Start of THE INPUT

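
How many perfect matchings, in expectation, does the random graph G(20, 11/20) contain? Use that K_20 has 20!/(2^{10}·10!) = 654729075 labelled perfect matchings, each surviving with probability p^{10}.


K_20 has 20!/(2^{10}·10!) = 654729075 labelled perfect matchings.
For each such perfect matching H, let X_H = 1 if all 10 edges of H are present in G. Then P[X_H = 1] = p^{10} = (11/20)^{10} = 25937424601/10240000000000.
Summing the indicators: E[X] = Σ_H E[X_H] = 654729075 · p^{10} = 654729075 · 25937424601/10240000000000 = 679279440675798963/409600000000.
Numerically: E[X] ≈ 1.6584e+06.

E[X] = 654729075 · (11/20)^{10} = 679279440675798963/409600000000 ≈ 1.6584e+06.


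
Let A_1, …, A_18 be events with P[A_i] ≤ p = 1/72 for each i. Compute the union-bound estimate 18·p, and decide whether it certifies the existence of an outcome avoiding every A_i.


Union bound: P[∪_{i=1}^{18} A_i] ≤ Σ_i P[A_i] ≤ 18·p = 18·(1/72) = 1/4.
Numerically: 1/4 ≈ 0.250000.
Is 1/4 < 1? YES.
Since P[∪ A_i] ≤ 1/4 < 1, the complement has P[∩ A_i^c] ≥ 1 − 1/4 = 3/4 > 0, so some outcome avoids every A_i.

18·p = 1/4 ≈ 0.250000; existence CERTIFIED by the union bound.


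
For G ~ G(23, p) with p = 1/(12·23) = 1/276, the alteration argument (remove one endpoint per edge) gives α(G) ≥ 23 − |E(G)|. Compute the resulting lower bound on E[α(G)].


E[|E(G)|] = C(23, 2)·p = 253 · (1/276) = 11/12.
E[α(G)] ≥ n − E[|E(G)|] = 23 − 11/12 = 265/12.
Numerically: ≈ 22.083.
(This is only a lower bound; the true E[α(G)] may be larger.)

E[α(G)] ≥ 265/12 ≈ 22.083.


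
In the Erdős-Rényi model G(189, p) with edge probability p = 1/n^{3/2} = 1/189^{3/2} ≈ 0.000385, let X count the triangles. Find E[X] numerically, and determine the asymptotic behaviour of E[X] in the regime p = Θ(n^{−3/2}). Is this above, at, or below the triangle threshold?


Number of potential triangles: C(189, 3) = 1107414.
Each occurs with probability p³ ≈ (0.000385)³ ≈ 5.70062e-11.
By linearity: E[X] = C(189, 3)·p³ ≈ 1107414 · 5.70062e-11 ≈ 0.000.
Since α = 3/2 > 1, p = c/n^{3/2} = o(1/n) is below the triangle threshold p ~ 1/n. Asymptotically E[X] ~ (c³/6)·n^{3(1−α)} = (1³/6)·n^{-1.5} → 0, so by Markov's inequality G has no triangles w.h.p.

E[X] ≈ 0.000; in regime p = Θ(1/n^{3/2}) E[X] tends to 0 (below the triangle threshold p ~ 1/n).


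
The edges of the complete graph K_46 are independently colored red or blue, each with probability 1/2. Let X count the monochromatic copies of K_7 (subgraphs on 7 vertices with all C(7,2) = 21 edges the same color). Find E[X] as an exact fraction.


Let X = Σ_S X_S over the C(46, 7) = 53524680 subsets S of size 7, where X_S = 1 if the K_7 on S is monochromatic.
For a fixed S, the K_7 on S has C(7, 2) = 21 edges. P[all 21 edges red] = (1/2)^21, and likewise for blue, so P[monochromatic] = 2·(1/2)^21 = 2^{1 − 21} = 1/1048576.
Summing: E[X] = C(46, 7) · 2^{1 − 21} = 53524680 · 1/1048576 = 6690585/131072.
Numerically: E[X] ≈ 51.045.

E[X] = C(46,7)·2^(1−C(7,2)) = 6690585/131072 ≈ 51.045.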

End of THE INPUT

PROBLEM TO WORK ON: Everything in the listing above needs to be copied exactly.

COMPLETED EXERCISE:
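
How many perfect matchings, in expectation, does the random graph G(20, 11/20) contain? Use that K_20 has 20!/(2^{10}·10!) = 654729075 labelled perfect matchings, each surviving with probability p^{10}.


K_20 has 20!/(2^{10}·10!) = 654729075 labelled perfect matchings.
For each such perfect matching H, let X_H = 1 if all 10 edges of H are present in G. Then P[X_H = 1] = p^{10} = (11/20)^{10} = 25937424601/10240000000000.
Summing the indicators: E[X] = Σ_H E[X_H] = 654729075 · p^{10} = 654729075 · 25937424601/10240000000000 = 679279440675798963/409600000000.
Numerically: E[X] ≈ 1.6584e+06.

E[X] = 654729075 · (11/20)^{10} = 679279440675798963/409600000000 ≈ 1.6584e+06.


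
Let A_1, …, A_18 be events with P[A_i] ≤ p = 1/72 for each i. Compute the union-bound estimate 18·p, and decide whether it certifies the existence of an outcome avoiding every A_i.


Union bound: P[∪_{i=1}^{18} A_i] ≤ Σ_i P[A_i] ≤ 18·p = 18·(1/72) = 1/4.
Numerically: 1/4 ≈ 0.250000.
Is 1/4 < 1? YES.
Since P[∪ A_i] ≤ 1/4 < 1, the complement has P[∩ A_i^c] ≥ 1 − 1/4 = 3/4 > 0, so some outcome avoids every A_i.

18·p = 1/4 ≈ 0.250000; existence CERTIFIED by the union bound.


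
For G ~ G(23, p) with p = 1/(12·23) = 1/276, the alteration argument (remove one endpoint per edge) gives α(G) ≥ 23 − |E(G)|. Compute the resulting lower bound on E[α(G)].


E[|E(G)|] = C(23, 2)·p = 253 · (1/276) = 11/12.
E[α(G)] ≥ n − E[|E(G)|] = 23 − 11/12 = 265/12.
Numerically: ≈ 22.083.
(This is only a lower bound; the true E[α(G)] may be larger.)

E[α(G)] ≥ 265/12 ≈ 22.083.


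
In the Erdős-Rényi model G(189, p) with edge probability p = 1/n^{3/2} = 1/189^{3/2} ≈ 0.000385, let X count the triangles. Find E[X] numerically, and determine the asymptotic behaviour of E[X] in the regime p = Θ(n^{−3/2}). Is this above, at, or below the triangle threshold?


Number of potential triangles: C(189, 3) = 1107414.
Each occurs with probability p³ ≈ (0.000385)³ ≈ 5.70062e-11.
By linearity: E[X] = C(189, 3)·p³ ≈ 1107414 · 5.70062e-11 ≈ 0.000.
Since α = 3/2 > 1, p = c/n^{3/2} = o(1/n) is below the triangle threshold p ~ 1/n. Asymptotically E[X] ~ (c³/6)·n^{3(1−α)} = (1³/6)·n^{-1.5} → 0, so by Markov's inequality G has no triangles w.h.p.

E[X] ≈ 0.000; in regime p = Θ(1/n^{3/2}) E[X] tends to 0 (below the triangle threshold p ~ 1/n).


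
The edges of the complete graph K_46 are independently colored red or blue, each with probability 1/2. Let X count the monochromatic copies of K_7 (subgraphs on 7 vertices with all C(7,2) = 21 edges the same color). Find E[X] as an exact fraction.


Let X = Σ_S X_S over the C(46, 7) = 53524680 subsets S of size 7, where X_S = 1 if the K_7 on S is monochromatic.
For a fixed S, the K_7 on S has C(7, 2) = 21 edges. P[all 21 edges red] = (1/2)^21, and likewise for blue, so P[monochromatic] = 2·(1/2)^21 = 2^{1 − 21} = 1/1048576.
Summing: E[X] = C(46, 7) · 2^{1 − 21} = 53524680 · 1/1048576 = 6690585/131072.
Numerically: E[X] ≈ 51.045.

E[X] = C(46,7)·2^(1−C(7,2)) = 6690585/131072 ≈ 51.045.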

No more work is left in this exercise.